**Problem statement**
Repeat only the lines below from the one containing "Arrival | Burst |" through the one containing "Preemptive SJF (SRTF): whenever", inclusive, exactly as written.

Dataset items
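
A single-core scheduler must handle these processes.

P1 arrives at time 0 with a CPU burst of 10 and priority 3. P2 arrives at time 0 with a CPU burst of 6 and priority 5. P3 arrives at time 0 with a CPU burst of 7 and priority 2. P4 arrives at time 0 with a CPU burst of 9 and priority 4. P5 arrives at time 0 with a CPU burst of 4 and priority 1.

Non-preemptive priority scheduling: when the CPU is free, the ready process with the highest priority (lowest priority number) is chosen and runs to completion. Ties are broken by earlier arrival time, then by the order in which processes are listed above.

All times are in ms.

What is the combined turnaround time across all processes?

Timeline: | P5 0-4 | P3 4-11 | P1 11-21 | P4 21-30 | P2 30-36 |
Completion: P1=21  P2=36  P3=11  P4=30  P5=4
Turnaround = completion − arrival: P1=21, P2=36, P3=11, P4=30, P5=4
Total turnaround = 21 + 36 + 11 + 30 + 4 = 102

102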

* * *

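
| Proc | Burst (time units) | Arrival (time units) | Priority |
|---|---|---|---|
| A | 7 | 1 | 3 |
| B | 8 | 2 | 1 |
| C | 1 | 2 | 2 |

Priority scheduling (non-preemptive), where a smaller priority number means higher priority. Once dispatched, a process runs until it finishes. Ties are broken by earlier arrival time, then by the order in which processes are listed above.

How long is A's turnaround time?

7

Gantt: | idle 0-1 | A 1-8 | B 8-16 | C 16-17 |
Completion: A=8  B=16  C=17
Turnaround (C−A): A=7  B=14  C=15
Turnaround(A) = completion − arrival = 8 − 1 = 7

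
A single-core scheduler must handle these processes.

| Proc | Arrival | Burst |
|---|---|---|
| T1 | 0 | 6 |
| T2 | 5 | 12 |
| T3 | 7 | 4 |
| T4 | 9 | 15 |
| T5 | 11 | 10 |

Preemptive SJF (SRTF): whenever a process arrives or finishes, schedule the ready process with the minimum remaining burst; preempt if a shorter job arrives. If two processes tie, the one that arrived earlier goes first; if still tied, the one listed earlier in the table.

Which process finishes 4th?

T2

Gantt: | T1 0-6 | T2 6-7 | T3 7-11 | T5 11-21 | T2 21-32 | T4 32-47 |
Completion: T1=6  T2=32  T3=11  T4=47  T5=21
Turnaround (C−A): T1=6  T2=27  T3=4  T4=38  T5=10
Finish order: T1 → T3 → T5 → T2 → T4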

**Output of the exercise**
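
| Proc | Arrival | Burst |
|---|---|---|
| T1 | 0 | 6 |
| T2 | 5 | 12 |
| T3 | 7 | 4 |
| T4 | 9 | 15 |
| T5 | 11 | 10 |

Preemptive SJF (SRTF): whenever a process arrives or finishes, schedule the ready process with the minimum remaining burst; preempt if a shorter job arrives. If two processes tie, the one that arrived earlier goes first; if still tied, the one listed earlier in the table.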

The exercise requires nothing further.